== TASK DESCRIPTION ==
What follows is a listing. Return every line of it exactly.

== DATA SHOWN ==
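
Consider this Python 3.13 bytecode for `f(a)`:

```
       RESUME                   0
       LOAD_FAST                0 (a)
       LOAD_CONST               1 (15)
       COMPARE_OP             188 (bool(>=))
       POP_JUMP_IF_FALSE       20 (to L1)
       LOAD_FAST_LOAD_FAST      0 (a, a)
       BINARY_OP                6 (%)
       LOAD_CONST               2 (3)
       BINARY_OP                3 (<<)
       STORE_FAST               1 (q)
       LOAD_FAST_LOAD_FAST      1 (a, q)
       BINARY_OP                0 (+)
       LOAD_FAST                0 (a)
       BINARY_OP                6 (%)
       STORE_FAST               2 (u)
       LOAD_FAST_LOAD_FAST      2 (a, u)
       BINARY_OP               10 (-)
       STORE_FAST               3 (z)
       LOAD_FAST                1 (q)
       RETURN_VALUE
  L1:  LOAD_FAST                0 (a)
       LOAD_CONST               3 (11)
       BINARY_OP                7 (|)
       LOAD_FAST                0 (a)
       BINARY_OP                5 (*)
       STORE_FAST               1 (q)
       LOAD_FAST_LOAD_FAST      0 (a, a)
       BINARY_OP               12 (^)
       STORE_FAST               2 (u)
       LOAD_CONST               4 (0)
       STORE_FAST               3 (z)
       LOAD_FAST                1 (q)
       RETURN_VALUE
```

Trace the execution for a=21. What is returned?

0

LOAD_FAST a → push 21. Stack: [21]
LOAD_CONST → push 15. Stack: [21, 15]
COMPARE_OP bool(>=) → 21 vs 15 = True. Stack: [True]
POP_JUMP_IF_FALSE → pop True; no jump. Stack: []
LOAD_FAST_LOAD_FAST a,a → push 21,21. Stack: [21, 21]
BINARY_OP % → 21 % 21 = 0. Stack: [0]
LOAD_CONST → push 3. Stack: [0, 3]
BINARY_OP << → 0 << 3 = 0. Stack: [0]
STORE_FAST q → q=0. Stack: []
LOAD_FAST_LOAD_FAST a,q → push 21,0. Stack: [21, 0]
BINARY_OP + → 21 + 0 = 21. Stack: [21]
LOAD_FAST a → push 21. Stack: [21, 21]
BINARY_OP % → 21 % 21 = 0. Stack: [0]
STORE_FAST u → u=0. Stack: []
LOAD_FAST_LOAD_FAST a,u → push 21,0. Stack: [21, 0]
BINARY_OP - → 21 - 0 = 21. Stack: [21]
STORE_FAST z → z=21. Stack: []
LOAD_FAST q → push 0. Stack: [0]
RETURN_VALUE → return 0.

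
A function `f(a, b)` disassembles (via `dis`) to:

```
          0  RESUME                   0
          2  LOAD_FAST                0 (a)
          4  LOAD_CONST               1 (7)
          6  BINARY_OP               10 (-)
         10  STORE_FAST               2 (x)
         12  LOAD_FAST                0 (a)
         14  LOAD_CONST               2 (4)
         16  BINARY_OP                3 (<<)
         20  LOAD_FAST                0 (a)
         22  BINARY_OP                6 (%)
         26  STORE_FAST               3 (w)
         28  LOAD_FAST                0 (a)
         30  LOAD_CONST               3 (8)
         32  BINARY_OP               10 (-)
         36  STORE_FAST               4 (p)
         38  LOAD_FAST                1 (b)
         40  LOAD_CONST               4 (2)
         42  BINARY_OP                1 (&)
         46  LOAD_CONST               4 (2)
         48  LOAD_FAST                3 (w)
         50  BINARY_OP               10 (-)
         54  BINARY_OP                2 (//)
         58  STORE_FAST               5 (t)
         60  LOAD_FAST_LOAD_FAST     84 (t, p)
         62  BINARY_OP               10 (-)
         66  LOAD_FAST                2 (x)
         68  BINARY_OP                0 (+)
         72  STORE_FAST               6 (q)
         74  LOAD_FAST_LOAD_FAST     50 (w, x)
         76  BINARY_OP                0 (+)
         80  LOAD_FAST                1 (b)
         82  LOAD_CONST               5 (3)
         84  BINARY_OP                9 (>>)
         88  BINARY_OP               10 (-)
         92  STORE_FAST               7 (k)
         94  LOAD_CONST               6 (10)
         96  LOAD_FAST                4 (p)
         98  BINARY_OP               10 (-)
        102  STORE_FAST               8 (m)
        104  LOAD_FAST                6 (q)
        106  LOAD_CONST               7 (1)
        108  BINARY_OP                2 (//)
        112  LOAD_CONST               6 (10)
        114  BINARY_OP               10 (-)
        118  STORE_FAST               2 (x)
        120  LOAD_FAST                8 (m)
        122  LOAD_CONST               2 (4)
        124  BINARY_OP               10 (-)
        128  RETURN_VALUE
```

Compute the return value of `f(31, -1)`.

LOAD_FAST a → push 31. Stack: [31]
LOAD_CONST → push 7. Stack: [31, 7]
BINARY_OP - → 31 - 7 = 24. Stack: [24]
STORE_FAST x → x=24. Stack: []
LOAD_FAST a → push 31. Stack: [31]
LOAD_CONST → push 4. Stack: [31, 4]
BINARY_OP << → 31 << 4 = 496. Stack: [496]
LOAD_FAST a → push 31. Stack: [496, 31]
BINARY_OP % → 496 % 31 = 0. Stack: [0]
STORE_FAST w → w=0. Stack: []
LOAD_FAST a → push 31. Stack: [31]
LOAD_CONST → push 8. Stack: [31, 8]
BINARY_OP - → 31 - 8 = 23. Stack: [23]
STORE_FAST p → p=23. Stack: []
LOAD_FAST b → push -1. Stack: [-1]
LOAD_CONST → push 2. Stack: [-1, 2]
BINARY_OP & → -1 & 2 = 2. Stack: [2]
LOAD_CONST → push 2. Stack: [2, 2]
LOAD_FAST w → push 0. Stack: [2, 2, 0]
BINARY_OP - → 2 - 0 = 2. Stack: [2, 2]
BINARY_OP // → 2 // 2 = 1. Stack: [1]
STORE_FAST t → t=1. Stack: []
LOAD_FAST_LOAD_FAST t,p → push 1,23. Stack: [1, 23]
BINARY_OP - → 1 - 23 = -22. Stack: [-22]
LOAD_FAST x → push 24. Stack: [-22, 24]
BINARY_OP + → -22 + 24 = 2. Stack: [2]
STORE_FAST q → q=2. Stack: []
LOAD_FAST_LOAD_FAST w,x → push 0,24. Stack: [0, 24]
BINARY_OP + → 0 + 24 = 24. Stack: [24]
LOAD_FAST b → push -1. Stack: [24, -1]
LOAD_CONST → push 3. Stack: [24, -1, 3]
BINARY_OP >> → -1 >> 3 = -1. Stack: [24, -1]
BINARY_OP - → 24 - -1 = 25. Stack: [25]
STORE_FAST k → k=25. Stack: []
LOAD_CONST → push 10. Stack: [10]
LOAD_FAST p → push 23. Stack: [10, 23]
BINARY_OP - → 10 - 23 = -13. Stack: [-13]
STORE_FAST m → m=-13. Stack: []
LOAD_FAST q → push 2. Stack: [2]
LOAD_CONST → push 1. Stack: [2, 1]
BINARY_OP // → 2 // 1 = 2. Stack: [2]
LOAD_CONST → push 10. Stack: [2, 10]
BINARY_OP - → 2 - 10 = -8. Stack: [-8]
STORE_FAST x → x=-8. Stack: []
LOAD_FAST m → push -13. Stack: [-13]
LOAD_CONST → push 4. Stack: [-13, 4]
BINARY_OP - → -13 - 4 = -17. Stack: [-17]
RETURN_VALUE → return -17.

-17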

== WORKED SOLUTION ==
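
Consider this Python 3.13 bytecode for `f(a)`:

```
       RESUME                   0
       LOAD_FAST                0 (a)
       LOAD_CONST               1 (15)
       COMPARE_OP             188 (bool(>=))
       POP_JUMP_IF_FALSE       20 (to L1)
       LOAD_FAST_LOAD_FAST      0 (a, a)
       BINARY_OP                6 (%)
       LOAD_CONST               2 (3)
       BINARY_OP                3 (<<)
       STORE_FAST               1 (q)
       LOAD_FAST_LOAD_FAST      1 (a, q)
       BINARY_OP                0 (+)
       LOAD_FAST                0 (a)
       BINARY_OP                6 (%)
       STORE_FAST               2 (u)
       LOAD_FAST_LOAD_FAST      2 (a, u)
       BINARY_OP               10 (-)
       STORE_FAST               3 (z)
       LOAD_FAST                1 (q)
       RETURN_VALUE
  L1:  LOAD_FAST                0 (a)
       LOAD_CONST               3 (11)
       BINARY_OP                7 (|)
       LOAD_FAST                0 (a)
       BINARY_OP                5 (*)
       STORE_FAST               1 (q)
       LOAD_FAST_LOAD_FAST      0 (a, a)
       BINARY_OP               12 (^)
       STORE_FAST               2 (u)
       LOAD_CONST               4 (0)
       STORE_FAST               3 (z)
       LOAD_FAST                1 (q)
       RETURN_VALUE
```

Trace the execution for a=21. What is returned?

0

LOAD_FAST a → push 21. Stack: [21]
LOAD_CONST → push 15. Stack: [21, 15]
COMPARE_OP bool(>=) → 21 vs 15 = True. Stack: [True]
POP_JUMP_IF_FALSE → pop True; no jump. Stack: []
LOAD_FAST_LOAD_FAST a,a → push 21,21. Stack: [21, 21]
BINARY_OP % → 21 % 21 = 0. Stack: [0]
LOAD_CONST → push 3. Stack: [0, 3]
BINARY_OP << → 0 << 3 = 0. Stack: [0]
STORE_FAST q → q=0. Stack: []
LOAD_FAST_LOAD_FAST a,q → push 21,0. Stack: [21, 0]
BINARY_OP + → 21 + 0 = 21. Stack: [21]
LOAD_FAST a → push 21. Stack: [21, 21]
BINARY_OP % → 21 % 21 = 0. Stack: [0]
STORE_FAST u → u=0. Stack: []
LOAD_FAST_LOAD_FAST a,u → push 21,0. Stack: [21, 0]
BINARY_OP - → 21 - 0 = 21. Stack: [21]
STORE_FAST z → z=21. Stack: []
LOAD_FAST q → push 0. Stack: [0]
RETURN_VALUE → return 0.

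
A function `f(a, b)` disassembles (via `dis`) to:

```
          0  RESUME                   0
          2  LOAD_FAST                0 (a)
          4  LOAD_CONST               1 (7)
          6  BINARY_OP               10 (-)
         10  STORE_FAST               2 (x)
         12  LOAD_FAST                0 (a)
         14  LOAD_CONST               2 (4)
         16  BINARY_OP                3 (<<)
         20  LOAD_FAST                0 (a)
         22  BINARY_OP                6 (%)
         26  STORE_FAST               3 (w)
         28  LOAD_FAST                0 (a)
         30  LOAD_CONST               3 (8)
         32  BINARY_OP               10 (-)
         36  STORE_FAST               4 (p)
         38  LOAD_FAST                1 (b)
         40  LOAD_CONST               4 (2)
         42  BINARY_OP                1 (&)
         46  LOAD_CONST               4 (2)
         48  LOAD_FAST                3 (w)
         50  BINARY_OP               10 (-)
         54  BINARY_OP                2 (//)
         58  STORE_FAST               5 (t)
         60  LOAD_FAST_LOAD_FAST     84 (t, p)
         62  BINARY_OP               10 (-)
         66  LOAD_FAST                2 (x)
         68  BINARY_OP                0 (+)
         72  STORE_FAST               6 (q)
         74  LOAD_FAST_LOAD_FAST     50 (w, x)
         76  BINARY_OP                0 (+)
         80  LOAD_FAST                1 (b)
         82  LOAD_CONST               5 (3)
         84  BINARY_OP                9 (>>)
         88  BINARY_OP               10 (-)
         92  STORE_FAST               7 (k)
         94  LOAD_CONST               6 (10)
         96  LOAD_FAST                4 (p)
         98  BINARY_OP               10 (-)
        102  STORE_FAST               8 (m)
        104  LOAD_FAST                6 (q)
        106  LOAD_CONST               7 (1)
        108  BINARY_OP                2 (//)
        112  LOAD_CONST               6 (10)
        114  BINARY_OP               10 (-)
        118  STORE_FAST               2 (x)
        120  LOAD_FAST                8 (m)
        122  LOAD_CONST               2 (4)
        124  BINARY_OP               10 (-)
        128  RETURN_VALUE
```

Compute the return value of `f(31, -1)`.

LOAD_FAST a → push 31. Stack: [31]
LOAD_CONST → push 7. Stack: [31, 7]
BINARY_OP - → 31 - 7 = 24. Stack: [24]
STORE_FAST x → x=24. Stack: []
LOAD_FAST a → push 31. Stack: [31]
LOAD_CONST → push 4. Stack: [31, 4]
BINARY_OP << → 31 << 4 = 496. Stack: [496]
LOAD_FAST a → push 31. Stack: [496, 31]
BINARY_OP % → 496 % 31 = 0. Stack: [0]
STORE_FAST w → w=0. Stack: []
LOAD_FAST a → push 31. Stack: [31]
LOAD_CONST → push 8. Stack: [31, 8]
BINARY_OP - → 31 - 8 = 23. Stack: [23]
STORE_FAST p → p=23. Stack: []
LOAD_FAST b → push -1. Stack: [-1]
LOAD_CONST → push 2. Stack: [-1, 2]
BINARY_OP & → -1 & 2 = 2. Stack: [2]
LOAD_CONST → push 2. Stack: [2, 2]
LOAD_FAST w → push 0. Stack: [2, 2, 0]
BINARY_OP - → 2 - 0 = 2. Stack: [2, 2]
BINARY_OP // → 2 // 2 = 1. Stack: [1]
STORE_FAST t → t=1. Stack: []
LOAD_FAST_LOAD_FAST t,p → push 1,23. Stack: [1, 23]
BINARY_OP - → 1 - 23 = -22. Stack: [-22]
LOAD_FAST x → push 24. Stack: [-22, 24]
BINARY_OP + → -22 + 24 = 2. Stack: [2]
STORE_FAST q → q=2. Stack: []
LOAD_FAST_LOAD_FAST w,x → push 0,24. Stack: [0, 24]
BINARY_OP + → 0 + 24 = 24. Stack: [24]
LOAD_FAST b → push -1. Stack: [24, -1]
LOAD_CONST → push 3. Stack: [24, -1, 3]
BINARY_OP >> → -1 >> 3 = -1. Stack: [24, -1]
BINARY_OP - → 24 - -1 = 25. Stack: [25]
STORE_FAST k → k=25. Stack: []
LOAD_CONST → push 10. Stack: [10]
LOAD_FAST p → push 23. Stack: [10, 23]
BINARY_OP - → 10 - 23 = -13. Stack: [-13]
STORE_FAST m → m=-13. Stack: []
LOAD_FAST q → push 2. Stack: [2]
LOAD_CONST → push 1. Stack: [2, 1]
BINARY_OP // → 2 // 1 = 2. Stack: [2]
LOAD_CONST → push 10. Stack: [2, 10]
BINARY_OP - → 2 - 10 = -8. Stack: [-8]
STORE_FAST x → x=-8. Stack: []
LOAD_FAST m → push -13. Stack: [-13]
LOAD_CONST → push 4. Stack: [-13, 4]
BINARY_OP - → -13 - 4 = -17. Stack: [-17]
RETURN_VALUE → return -17.

-17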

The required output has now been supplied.